▶ **Collected data**
--------
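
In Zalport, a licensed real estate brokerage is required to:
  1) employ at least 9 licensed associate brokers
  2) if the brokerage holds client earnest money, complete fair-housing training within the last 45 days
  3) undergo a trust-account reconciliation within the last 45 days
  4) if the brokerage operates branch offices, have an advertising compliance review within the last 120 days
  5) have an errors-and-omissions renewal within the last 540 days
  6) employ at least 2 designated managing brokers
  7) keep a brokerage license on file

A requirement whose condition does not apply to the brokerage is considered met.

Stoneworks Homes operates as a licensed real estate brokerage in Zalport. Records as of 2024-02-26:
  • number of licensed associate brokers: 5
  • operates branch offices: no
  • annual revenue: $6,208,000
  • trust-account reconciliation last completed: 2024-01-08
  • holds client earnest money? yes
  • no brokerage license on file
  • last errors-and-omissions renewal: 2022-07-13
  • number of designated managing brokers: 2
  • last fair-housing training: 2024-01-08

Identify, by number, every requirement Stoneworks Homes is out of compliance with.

1. licensed associate brokers 5 < 9 → not met
2. condition 'holds client earnest money' holds; fair-housing training 49 days ago vs limit 45 → not met
3. trust-account reconciliation 49 days ago vs limit 45 → not met
4. condition 'operates branch offices' does not hold → requirement n/a → met
5. errors-and-omissions renewal 593 days ago vs limit 540 → not met
6. designated managing brokers 2 ≥ 2 → met
7. brokerage license absent → not met
Not met: 1, 2, 3, 5, 7

1, 2, 3, 5, 7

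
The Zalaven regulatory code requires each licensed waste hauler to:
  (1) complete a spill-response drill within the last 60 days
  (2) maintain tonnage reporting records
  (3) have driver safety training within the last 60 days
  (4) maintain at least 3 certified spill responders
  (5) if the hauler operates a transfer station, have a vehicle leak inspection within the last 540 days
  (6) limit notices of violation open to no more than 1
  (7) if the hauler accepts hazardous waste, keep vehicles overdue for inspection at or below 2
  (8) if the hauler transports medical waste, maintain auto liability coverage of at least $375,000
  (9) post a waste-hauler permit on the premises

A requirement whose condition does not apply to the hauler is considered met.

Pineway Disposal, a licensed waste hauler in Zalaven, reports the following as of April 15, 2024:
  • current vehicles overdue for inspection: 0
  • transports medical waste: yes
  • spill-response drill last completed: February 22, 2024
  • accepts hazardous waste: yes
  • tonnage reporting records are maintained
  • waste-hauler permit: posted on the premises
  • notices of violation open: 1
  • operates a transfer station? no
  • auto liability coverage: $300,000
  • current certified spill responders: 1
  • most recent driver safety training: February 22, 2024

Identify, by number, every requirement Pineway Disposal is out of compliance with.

1. spill-response drill 53 days ago vs limit 60 → met
2. tonnage reporting records present → met
3. driver safety training 53 days ago vs limit 60 → met
4. certified spill responders 1 < 3 → not met
5. condition 'operates a transfer station' does not hold → requirement n/a → met
6. notices of violation open 1 ≤ 1 → met
7. condition 'accepts hazardous waste' holds; vehicles overdue for inspection 0 ≤ 2 → met
8. condition 'transports medical waste' holds; auto liability coverage $300,000 < $375,000 → not met
9. waste-hauler permit present → met
Not met: 4, 8

4, 8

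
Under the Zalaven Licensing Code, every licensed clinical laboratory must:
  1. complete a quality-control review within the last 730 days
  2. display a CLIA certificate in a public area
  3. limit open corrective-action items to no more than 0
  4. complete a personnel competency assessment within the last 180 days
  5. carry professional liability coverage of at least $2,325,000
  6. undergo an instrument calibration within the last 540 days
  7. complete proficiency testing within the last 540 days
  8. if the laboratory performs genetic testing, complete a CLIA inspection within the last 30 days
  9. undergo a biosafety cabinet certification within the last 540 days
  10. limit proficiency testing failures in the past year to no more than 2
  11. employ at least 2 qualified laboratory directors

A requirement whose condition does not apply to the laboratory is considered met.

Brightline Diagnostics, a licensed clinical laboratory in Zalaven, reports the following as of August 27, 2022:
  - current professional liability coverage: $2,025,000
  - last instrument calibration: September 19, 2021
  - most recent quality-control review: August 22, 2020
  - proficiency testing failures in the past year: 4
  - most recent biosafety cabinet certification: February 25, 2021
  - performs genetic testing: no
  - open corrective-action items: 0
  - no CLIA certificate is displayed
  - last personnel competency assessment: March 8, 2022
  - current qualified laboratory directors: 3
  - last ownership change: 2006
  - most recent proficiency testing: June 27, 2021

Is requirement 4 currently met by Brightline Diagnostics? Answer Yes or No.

4. personnel competency assessment 172 days ago vs limit 180 → met

Yes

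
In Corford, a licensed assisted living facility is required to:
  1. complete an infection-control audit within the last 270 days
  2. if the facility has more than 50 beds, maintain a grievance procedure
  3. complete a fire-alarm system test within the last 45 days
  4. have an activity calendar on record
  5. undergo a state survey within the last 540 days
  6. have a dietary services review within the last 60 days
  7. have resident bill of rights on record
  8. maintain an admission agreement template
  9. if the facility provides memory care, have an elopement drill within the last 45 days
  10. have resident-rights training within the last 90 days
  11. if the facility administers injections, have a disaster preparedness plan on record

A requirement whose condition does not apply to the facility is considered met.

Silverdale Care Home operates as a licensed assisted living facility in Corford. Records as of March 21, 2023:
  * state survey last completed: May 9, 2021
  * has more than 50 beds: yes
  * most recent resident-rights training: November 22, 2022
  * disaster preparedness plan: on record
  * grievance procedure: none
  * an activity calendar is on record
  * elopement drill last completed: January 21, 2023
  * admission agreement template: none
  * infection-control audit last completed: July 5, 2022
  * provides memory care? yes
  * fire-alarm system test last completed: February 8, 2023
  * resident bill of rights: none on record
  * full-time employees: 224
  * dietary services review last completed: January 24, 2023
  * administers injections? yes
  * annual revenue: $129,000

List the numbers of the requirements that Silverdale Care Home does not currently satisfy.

2, 5, 7, 8, 9, 10

1. infection-control audit 259 days ago vs limit 270 → met
2. condition 'has more than 50 beds' holds; grievance procedure absent → not met
3. fire-alarm system test 41 days ago vs limit 45 → met
4. activity calendar present → met
5. state survey 681 days ago vs limit 540 → not met
6. dietary services review 56 days ago vs limit 60 → met
7. resident bill of rights absent → not met
8. admission agreement template absent → not met
9. condition 'provides memory care' holds; elopement drill 59 days ago vs limit 45 → not met
10. resident-rights training 119 days ago vs limit 90 → not met
11. condition 'administers injections' holds; disaster preparedness plan present → met
Not met: 2, 5, 7, 8, 9, 10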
--------
▶ **PROBLEM**
Note each line of the entries that has "keep" in it, and copy those lines.

▶ **EXERCISE ANSWER**
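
  7) keep a brokerage license on file
  (7) if the hauler accepts hazardous waste, keep vehicles overdue for inspection at or below 2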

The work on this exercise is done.